• Given information:
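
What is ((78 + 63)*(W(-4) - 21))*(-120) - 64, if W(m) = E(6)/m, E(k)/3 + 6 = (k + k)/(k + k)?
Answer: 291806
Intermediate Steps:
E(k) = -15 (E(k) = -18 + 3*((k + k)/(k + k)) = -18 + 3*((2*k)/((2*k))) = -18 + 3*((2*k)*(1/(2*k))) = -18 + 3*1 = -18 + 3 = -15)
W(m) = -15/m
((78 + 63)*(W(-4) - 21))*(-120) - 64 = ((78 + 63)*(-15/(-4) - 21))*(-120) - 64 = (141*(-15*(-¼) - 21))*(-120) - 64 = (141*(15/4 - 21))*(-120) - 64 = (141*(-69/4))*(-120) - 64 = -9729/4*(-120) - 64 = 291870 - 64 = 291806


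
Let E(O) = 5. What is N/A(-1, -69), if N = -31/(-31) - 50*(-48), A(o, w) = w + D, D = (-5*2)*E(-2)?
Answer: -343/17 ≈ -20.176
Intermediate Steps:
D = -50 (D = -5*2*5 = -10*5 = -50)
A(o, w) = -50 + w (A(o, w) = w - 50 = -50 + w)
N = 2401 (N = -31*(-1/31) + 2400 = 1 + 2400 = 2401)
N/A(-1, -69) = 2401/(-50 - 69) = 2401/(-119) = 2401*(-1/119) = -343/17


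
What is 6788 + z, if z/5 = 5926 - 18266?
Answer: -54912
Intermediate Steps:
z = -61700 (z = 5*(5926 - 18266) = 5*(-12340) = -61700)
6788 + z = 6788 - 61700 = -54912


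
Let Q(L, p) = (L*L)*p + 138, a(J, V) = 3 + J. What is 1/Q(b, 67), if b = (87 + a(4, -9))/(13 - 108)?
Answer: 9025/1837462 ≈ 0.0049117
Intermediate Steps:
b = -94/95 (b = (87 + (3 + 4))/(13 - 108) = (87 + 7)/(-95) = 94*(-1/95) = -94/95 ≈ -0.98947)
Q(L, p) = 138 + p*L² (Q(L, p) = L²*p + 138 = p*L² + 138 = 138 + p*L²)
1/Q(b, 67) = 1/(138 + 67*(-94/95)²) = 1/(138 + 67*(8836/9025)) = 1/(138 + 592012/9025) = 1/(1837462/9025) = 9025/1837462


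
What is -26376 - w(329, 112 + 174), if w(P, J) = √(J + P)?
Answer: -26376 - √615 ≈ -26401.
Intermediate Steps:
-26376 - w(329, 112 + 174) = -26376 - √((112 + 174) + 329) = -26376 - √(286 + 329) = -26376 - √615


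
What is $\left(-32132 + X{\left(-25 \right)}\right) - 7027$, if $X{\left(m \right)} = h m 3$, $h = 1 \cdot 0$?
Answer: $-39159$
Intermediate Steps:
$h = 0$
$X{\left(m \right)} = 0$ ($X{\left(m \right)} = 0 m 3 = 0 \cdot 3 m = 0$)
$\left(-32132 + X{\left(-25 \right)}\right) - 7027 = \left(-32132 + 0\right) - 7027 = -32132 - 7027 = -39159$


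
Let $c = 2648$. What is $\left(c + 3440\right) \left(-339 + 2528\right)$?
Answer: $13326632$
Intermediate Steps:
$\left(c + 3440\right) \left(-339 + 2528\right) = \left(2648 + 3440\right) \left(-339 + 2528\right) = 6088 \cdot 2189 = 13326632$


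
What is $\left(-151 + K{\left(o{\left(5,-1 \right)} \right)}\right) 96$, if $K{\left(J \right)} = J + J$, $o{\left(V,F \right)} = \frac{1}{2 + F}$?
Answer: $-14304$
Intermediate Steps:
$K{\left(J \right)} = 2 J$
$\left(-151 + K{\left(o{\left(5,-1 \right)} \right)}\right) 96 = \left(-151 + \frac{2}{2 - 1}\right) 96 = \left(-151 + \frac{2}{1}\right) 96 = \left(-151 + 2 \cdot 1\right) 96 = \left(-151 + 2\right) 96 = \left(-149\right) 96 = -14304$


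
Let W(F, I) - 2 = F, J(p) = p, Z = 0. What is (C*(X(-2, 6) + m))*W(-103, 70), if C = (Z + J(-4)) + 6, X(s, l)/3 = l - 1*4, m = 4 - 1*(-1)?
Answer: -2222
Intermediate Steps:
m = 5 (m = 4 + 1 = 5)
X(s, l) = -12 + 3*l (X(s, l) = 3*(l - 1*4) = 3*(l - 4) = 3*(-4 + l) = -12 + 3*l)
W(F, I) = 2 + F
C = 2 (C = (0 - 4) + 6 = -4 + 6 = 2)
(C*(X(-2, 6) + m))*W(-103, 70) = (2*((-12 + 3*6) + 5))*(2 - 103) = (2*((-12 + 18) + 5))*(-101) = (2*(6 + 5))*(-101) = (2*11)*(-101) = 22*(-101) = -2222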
...
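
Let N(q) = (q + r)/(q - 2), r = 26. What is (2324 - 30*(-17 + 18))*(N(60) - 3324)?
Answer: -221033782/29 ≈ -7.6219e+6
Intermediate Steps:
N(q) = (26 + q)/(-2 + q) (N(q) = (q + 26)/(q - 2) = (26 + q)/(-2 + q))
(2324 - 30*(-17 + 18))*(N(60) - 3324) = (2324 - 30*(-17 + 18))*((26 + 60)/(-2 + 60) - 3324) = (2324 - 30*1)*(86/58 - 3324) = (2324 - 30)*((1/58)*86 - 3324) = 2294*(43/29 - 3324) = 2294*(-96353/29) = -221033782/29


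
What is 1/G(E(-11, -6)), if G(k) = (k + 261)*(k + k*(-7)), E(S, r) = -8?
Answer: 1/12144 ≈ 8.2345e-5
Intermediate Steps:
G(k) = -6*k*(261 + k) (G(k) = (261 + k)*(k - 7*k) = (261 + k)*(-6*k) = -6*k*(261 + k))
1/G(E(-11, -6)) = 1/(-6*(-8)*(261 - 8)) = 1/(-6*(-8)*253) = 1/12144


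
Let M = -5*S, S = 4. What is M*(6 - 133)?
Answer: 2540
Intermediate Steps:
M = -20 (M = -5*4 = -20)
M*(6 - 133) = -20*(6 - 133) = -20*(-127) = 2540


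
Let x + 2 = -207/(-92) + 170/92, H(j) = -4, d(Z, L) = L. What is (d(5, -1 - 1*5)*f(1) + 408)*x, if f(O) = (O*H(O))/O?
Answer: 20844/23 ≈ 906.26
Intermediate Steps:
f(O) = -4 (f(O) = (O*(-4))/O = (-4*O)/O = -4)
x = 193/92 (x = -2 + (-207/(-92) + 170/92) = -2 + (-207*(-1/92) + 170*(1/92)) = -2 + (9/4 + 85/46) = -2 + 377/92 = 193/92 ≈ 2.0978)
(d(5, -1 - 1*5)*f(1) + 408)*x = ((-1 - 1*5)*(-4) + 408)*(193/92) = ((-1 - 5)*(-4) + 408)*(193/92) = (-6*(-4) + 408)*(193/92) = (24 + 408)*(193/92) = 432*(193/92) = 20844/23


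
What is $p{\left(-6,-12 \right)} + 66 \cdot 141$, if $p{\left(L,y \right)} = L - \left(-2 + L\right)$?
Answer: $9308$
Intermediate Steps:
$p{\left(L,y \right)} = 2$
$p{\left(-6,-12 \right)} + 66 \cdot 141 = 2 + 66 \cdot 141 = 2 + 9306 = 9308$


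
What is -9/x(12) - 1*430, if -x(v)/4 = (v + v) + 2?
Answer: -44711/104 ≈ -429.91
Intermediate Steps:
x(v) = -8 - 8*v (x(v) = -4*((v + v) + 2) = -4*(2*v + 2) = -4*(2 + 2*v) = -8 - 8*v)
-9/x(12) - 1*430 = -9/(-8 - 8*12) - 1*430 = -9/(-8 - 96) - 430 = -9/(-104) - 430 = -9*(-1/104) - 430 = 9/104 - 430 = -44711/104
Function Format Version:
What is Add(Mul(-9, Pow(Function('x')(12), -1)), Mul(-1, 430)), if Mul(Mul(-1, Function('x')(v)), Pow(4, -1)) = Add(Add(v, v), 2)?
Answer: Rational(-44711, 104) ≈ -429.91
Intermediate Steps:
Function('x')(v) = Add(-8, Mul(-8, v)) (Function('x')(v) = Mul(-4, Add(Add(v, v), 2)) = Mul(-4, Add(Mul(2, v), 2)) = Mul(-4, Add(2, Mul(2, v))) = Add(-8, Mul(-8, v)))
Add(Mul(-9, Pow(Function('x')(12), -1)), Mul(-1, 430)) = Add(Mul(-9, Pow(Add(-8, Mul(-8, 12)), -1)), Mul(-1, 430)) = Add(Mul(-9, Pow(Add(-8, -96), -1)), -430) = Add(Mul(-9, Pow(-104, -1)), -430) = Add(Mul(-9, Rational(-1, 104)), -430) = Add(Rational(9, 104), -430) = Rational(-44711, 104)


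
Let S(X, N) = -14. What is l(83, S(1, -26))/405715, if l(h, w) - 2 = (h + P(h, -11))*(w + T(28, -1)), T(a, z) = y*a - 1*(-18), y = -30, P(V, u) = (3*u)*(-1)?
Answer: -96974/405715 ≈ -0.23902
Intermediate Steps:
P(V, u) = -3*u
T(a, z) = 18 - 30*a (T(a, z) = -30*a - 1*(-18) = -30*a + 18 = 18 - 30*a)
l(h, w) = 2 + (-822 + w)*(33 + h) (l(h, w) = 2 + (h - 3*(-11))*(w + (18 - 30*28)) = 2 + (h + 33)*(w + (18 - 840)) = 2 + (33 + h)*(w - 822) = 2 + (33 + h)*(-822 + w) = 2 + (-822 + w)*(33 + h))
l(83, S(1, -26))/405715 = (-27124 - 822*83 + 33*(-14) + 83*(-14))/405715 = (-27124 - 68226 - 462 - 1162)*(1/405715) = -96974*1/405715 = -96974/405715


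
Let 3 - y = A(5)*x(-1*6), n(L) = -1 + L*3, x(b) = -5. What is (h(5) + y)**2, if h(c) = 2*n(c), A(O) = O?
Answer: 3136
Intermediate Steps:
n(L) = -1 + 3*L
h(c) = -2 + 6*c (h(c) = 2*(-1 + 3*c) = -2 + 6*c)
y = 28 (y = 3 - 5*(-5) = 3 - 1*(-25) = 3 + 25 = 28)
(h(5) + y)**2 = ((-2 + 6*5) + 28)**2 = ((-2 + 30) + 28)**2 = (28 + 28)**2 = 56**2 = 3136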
--
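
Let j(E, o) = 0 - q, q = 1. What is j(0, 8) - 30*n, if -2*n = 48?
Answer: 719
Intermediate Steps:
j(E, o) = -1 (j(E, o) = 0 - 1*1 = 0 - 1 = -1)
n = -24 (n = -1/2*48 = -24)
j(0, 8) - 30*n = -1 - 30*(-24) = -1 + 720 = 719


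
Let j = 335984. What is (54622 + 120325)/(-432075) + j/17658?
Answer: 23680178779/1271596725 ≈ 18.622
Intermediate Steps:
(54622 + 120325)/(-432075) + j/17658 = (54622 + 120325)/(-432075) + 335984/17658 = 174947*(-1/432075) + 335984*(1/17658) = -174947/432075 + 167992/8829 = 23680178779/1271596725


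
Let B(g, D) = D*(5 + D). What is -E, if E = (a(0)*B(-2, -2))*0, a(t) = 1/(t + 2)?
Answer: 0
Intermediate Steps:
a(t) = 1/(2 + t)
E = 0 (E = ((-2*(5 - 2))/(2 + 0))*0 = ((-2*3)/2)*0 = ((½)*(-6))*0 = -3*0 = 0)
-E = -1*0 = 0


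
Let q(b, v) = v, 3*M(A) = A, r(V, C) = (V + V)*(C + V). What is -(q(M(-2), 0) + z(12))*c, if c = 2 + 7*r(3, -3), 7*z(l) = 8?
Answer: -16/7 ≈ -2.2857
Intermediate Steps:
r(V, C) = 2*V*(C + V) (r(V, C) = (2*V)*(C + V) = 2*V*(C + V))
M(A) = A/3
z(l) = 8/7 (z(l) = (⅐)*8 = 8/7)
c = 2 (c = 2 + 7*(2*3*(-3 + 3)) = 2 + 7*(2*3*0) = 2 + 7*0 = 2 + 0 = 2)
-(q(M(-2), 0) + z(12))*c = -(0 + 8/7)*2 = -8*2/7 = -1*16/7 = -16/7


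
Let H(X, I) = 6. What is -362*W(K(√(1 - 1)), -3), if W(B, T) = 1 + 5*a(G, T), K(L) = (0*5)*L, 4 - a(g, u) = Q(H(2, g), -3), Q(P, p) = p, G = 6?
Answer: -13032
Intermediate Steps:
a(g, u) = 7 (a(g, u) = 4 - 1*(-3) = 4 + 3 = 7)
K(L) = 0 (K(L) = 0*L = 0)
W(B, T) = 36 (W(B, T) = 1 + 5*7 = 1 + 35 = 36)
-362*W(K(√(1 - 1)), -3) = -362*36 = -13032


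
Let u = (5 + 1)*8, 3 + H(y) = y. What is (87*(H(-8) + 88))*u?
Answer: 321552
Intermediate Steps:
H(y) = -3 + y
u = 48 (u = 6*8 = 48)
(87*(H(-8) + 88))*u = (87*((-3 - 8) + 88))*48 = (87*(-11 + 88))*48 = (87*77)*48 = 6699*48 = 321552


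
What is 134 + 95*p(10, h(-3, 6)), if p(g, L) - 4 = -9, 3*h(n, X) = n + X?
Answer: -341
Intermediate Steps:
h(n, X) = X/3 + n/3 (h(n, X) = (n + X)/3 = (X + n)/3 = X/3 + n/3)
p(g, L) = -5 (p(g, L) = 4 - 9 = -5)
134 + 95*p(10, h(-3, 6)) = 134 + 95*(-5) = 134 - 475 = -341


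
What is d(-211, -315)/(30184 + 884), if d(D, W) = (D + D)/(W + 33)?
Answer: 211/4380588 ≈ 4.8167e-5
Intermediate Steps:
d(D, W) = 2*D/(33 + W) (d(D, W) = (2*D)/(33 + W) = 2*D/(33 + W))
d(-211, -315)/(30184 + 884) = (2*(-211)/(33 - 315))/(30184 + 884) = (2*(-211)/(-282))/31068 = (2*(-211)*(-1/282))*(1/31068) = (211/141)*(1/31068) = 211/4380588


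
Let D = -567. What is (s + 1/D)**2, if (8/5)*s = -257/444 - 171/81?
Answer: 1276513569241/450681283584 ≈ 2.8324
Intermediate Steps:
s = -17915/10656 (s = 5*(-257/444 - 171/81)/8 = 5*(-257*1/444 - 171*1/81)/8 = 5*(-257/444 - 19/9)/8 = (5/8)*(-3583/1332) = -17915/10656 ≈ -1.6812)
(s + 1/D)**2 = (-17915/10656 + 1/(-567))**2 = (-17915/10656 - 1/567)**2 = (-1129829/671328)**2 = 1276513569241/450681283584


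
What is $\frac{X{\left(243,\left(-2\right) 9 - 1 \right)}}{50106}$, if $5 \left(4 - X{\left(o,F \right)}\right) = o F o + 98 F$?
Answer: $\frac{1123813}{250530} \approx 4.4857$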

• Activity: A verbatim transcription is needed of the lines above, starting at the line with "Answer: 211/4380588 ≈ 4.8167e-5" and ending at the line with "Answer: 1276513569241/450681283584 ≈ 2.8324", both included, and of nothing else.

• Problem solution:
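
Answer: 211/4380588 ≈ 4.8167e-5
Intermediate Steps:
d(D, W) = 2*D/(33 + W) (d(D, W) = (2*D)/(33 + W) = 2*D/(33 + W))
d(-211, -315)/(30184 + 884) = (2*(-211)/(33 - 315))/(30184 + 884) = (2*(-211)/(-282))/31068 = (2*(-211)*(-1/282))*(1/31068) = (211/141)*(1/31068) = 211/4380588


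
Let D = -567. What is (s + 1/D)**2, if (8/5)*s = -257/444 - 171/81?
Answer: 1276513569241/450681283584 ≈ 2.8324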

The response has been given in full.